:: RECORDS FOR THE TASK ::

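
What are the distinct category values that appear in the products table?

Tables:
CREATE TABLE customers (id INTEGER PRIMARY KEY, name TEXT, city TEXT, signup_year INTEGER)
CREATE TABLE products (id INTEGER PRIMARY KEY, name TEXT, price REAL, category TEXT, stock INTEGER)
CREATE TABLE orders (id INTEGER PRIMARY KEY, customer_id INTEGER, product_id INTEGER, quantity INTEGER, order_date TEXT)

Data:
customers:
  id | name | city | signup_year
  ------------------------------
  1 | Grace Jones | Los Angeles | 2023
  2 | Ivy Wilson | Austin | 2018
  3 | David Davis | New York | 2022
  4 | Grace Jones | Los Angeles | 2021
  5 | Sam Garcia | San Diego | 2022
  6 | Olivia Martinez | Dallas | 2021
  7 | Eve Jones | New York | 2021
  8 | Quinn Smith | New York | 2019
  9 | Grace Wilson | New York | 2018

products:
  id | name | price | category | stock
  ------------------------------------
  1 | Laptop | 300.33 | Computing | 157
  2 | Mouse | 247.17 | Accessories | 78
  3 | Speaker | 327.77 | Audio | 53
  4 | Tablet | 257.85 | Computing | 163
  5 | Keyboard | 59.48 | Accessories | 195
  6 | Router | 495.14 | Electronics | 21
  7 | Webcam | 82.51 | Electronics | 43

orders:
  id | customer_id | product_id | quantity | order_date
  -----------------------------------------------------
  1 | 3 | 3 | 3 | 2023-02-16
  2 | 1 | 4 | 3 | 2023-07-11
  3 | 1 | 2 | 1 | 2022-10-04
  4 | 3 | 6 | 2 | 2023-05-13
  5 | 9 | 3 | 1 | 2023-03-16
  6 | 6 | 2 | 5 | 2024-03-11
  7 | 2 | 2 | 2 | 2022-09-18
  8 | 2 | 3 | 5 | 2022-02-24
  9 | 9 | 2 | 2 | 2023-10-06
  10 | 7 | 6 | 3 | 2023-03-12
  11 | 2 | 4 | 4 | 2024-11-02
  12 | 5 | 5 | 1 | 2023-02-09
SELECT DISTINCT category FROM products

Execution result:
category
Computing
Accessories
Audio
Electronics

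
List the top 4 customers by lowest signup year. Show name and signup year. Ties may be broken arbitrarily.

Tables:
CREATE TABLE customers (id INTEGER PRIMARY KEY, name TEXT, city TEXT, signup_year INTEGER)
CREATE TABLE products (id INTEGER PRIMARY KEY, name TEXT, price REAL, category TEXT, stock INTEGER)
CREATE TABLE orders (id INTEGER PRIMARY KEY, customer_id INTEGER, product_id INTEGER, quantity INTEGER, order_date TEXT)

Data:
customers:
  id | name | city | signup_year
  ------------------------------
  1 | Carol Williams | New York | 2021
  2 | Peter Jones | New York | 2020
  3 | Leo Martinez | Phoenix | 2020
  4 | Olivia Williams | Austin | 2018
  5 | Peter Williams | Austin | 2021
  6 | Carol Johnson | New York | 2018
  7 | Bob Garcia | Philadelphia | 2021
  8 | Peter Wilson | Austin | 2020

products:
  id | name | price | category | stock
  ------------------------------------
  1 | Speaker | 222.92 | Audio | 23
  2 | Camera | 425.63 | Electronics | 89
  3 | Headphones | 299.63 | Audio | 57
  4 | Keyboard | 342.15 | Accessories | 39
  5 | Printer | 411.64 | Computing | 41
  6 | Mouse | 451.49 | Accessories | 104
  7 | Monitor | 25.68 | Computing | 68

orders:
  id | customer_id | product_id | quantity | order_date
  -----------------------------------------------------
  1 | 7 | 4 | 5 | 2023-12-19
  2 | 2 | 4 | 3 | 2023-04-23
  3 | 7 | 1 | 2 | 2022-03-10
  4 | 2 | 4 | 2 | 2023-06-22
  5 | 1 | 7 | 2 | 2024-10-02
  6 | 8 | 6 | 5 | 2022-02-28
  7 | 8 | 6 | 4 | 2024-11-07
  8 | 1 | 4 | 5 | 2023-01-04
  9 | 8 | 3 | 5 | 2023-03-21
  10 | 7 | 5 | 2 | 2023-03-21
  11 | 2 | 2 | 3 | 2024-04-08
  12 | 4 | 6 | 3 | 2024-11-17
SELECT name, signup_year FROM customers ORDER BY signup_year ASC LIMIT 4

Execution result:
name | signup_year
Olivia Williams | 2018
Carol Johnson | 2018
Peter Jones | 2020
Leo Martinez | 2020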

:::

→ **TASK DETAILS**: Your answer should be one number: the count of lines in the data above that include the word "Keyboard".

→ **ANSWER TO THE EXERCISE**: 2